START Records for this task
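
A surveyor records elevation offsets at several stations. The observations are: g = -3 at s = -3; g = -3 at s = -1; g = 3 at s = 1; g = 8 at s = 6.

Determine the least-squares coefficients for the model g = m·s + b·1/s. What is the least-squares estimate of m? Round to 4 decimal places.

m = 1.1998

Entries of XᵀX: Σs·s = 47, Σs·1/s = 4, Σ1/s·1/s = 77/36.
Right-hand side: Σs·g = 63, Σ1/s·g = 25/3.
So XᵀX·[m, b]ᵀ = Xᵀg: [[47, 4]; [4, 77/36]]·[m, b]ᵀ = [63, 25/3]ᵀ.
Determinant 47·(77/36) − 4² = 3043/36.
m = (63·(77/36) − 4·(25/3))/(3043/36) = 3651/3043; b = (47·(25/3) − 4·63)/(3043/36) = 5028/3043.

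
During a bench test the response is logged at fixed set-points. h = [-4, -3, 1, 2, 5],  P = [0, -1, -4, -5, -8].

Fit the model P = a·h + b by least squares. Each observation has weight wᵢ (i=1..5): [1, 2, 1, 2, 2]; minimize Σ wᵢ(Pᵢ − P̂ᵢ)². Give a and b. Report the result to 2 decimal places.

a = -0.87, b = -3.46

Normal-equation sums: Σwᵢ·h·h = 93, Σwᵢ·h = 5, Σwᵢ·1 = 8.
For AᵀWP: Σwᵢ·h·P = -98, Σwᵢ·P = -32.
AᵀWA·[a, b]ᵀ = AᵀWP becomes [[93, 5]; [5, 8]]·[a, b]ᵀ = [-98, -32]ᵀ.
Determinant 93·8 − 5² = 719.
a = ((-98)·8 − 5·(-32))/719 = -624/719; b = (93·(-32) − 5·(-98))/719 = -2486/719.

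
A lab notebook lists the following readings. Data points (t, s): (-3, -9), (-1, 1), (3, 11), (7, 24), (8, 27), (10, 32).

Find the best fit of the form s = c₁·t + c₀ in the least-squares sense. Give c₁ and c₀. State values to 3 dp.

The normal system MᵀM·[c₁, c₀]ᵀ = Mᵀs is [[232, 24]; [24, 6]]·[c₁, c₀]ᵀ = [763, 86]ᵀ.
det = 232·6 − 24² = 816.
c₁ = (763·6 − 24·86)/816 = 419/136; c₀ = (232·86 − 24·763)/816 = 205/102.

c₁ = 3.081, c₀ = 2.010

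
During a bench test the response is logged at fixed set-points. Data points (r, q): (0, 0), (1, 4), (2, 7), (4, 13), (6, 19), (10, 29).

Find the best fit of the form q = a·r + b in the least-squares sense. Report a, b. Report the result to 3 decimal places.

From the data, Σr·r = 157, Σr = 23, Σ1 = 6.
Right-hand side: Σr·q = 474, Σq = 72.
AᵀA·[a, b]ᵀ = Aᵀq becomes [[157, 23]; [23, 6]]·[a, b]ᵀ = [474, 72]ᵀ.
Eliminating b: 6·(row 1) − 23·(row 2) gives 413·a = 6·474 − 23·72 = 1188, so a = 1188/413.
Then b = (72 − 23·(1188/413))/6 = 402/413.

a = 2.877, b = 0.973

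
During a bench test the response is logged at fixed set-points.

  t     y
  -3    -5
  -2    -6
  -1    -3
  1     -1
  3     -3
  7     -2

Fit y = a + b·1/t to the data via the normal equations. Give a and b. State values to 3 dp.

a = -3.232, b = 1.696

Normal-equation sums: Σ1 = 6, Σ1/t = -5/14, Σ1/t·1/t = 4397/1764.
For Mᵀy: Σy = -20, Σ1/t·y = 113/21.
MᵀM·[a, b]ᵀ = Mᵀy becomes [[6, -5/14]; [-5/14, 4397/1764]]·[a, b]ᵀ = [-20, 113/21]ᵀ.
Determinant 6·(4397/1764) − (-5/14)² = 8719/588.
a = ((-20)·(4397/1764) − (-5/14)·(113/21))/(8719/588) = -84550/26157; b = (6·(113/21) − (-5/14)·(-20))/(8719/588) = 14784/8719.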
END Records for this task
Write out the whole listing above, keeping each line exactly as it is.

Final answer:
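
A surveyor records elevation offsets at several stations. The observations are: g = -3 at s = -3; g = -3 at s = -1; g = 3 at s = 1; g = 8 at s = 6.

Determine the least-squares coefficients for the model g = m·s + b·1/s. What is the least-squares estimate of m? Round to 4 decimal places.

m = 1.1998

Entries of XᵀX: Σs·s = 47, Σs·1/s = 4, Σ1/s·1/s = 77/36.
Right-hand side: Σs·g = 63, Σ1/s·g = 25/3.
So XᵀX·[m, b]ᵀ = Xᵀg: [[47, 4]; [4, 77/36]]·[m, b]ᵀ = [63, 25/3]ᵀ.
Determinant 47·(77/36) − 4² = 3043/36.
m = (63·(77/36) − 4·(25/3))/(3043/36) = 3651/3043; b = (47·(25/3) − 4·63)/(3043/36) = 5028/3043.

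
During a bench test the response is logged at fixed set-points. h = [-4, -3, 1, 2, 5],  P = [0, -1, -4, -5, -8].

Fit the model P = a·h + b by least squares. Each observation has weight wᵢ (i=1..5): [1, 2, 1, 2, 2]; minimize Σ wᵢ(Pᵢ − P̂ᵢ)². Give a and b. Report the result to 2 decimal places.

a = -0.87, b = -3.46

Normal-equation sums: Σwᵢ·h·h = 93, Σwᵢ·h = 5, Σwᵢ·1 = 8.
For AᵀWP: Σwᵢ·h·P = -98, Σwᵢ·P = -32.
AᵀWA·[a, b]ᵀ = AᵀWP becomes [[93, 5]; [5, 8]]·[a, b]ᵀ = [-98, -32]ᵀ.
Determinant 93·8 − 5² = 719.
a = ((-98)·8 − 5·(-32))/719 = -624/719; b = (93·(-32) − 5·(-98))/719 = -2486/719.

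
A lab notebook lists the following readings. Data points (t, s): (-3, -9), (-1, 1), (3, 11), (7, 24), (8, 27), (10, 32).

Find the best fit of the form s = c₁·t + c₀ in the least-squares sense. Give c₁ and c₀. State values to 3 dp.

The normal system MᵀM·[c₁, c₀]ᵀ = Mᵀs is [[232, 24]; [24, 6]]·[c₁, c₀]ᵀ = [763, 86]ᵀ.
det = 232·6 − 24² = 816.
c₁ = (763·6 − 24·86)/816 = 419/136; c₀ = (232·86 − 24·763)/816 = 205/102.

c₁ = 3.081, c₀ = 2.010

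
During a bench test the response is logged at fixed set-points. Data points (r, q): (0, 0), (1, 4), (2, 7), (4, 13), (6, 19), (10, 29).

Find the best fit of the form q = a·r + b in the least-squares sense. Report a, b. Report the result to 3 decimal places.

From the data, Σr·r = 157, Σr = 23, Σ1 = 6.
Right-hand side: Σr·q = 474, Σq = 72.
AᵀA·[a, b]ᵀ = Aᵀq becomes [[157, 23]; [23, 6]]·[a, b]ᵀ = [474, 72]ᵀ.
Eliminating b: 6·(row 1) − 23·(row 2) gives 413·a = 6·474 − 23·72 = 1188, so a = 1188/413.
Then b = (72 − 23·(1188/413))/6 = 402/413.

a = 2.877, b = 0.973

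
During a bench test the response is logged at fixed set-points.

  t     y
  -3    -5
  -2    -6
  -1    -3
  1     -1
  3     -3
  7     -2

Fit y = a + b·1/t to the data via the normal equations. Give a and b. State values to 3 dp.

a = -3.232, b = 1.696

Normal-equation sums: Σ1 = 6, Σ1/t = -5/14, Σ1/t·1/t = 4397/1764.
For Mᵀy: Σy = -20, Σ1/t·y = 113/21.
MᵀM·[a, b]ᵀ = Mᵀy becomes [[6, -5/14]; [-5/14, 4397/1764]]·[a, b]ᵀ = [-20, 113/21]ᵀ.
Determinant 6·(4397/1764) − (-5/14)² = 8719/588.
a = ((-20)·(4397/1764) − (-5/14)·(113/21))/(8719/588) = -84550/26157; b = (6·(113/21) − (-5/14)·(-20))/(8719/588) = 14784/8719.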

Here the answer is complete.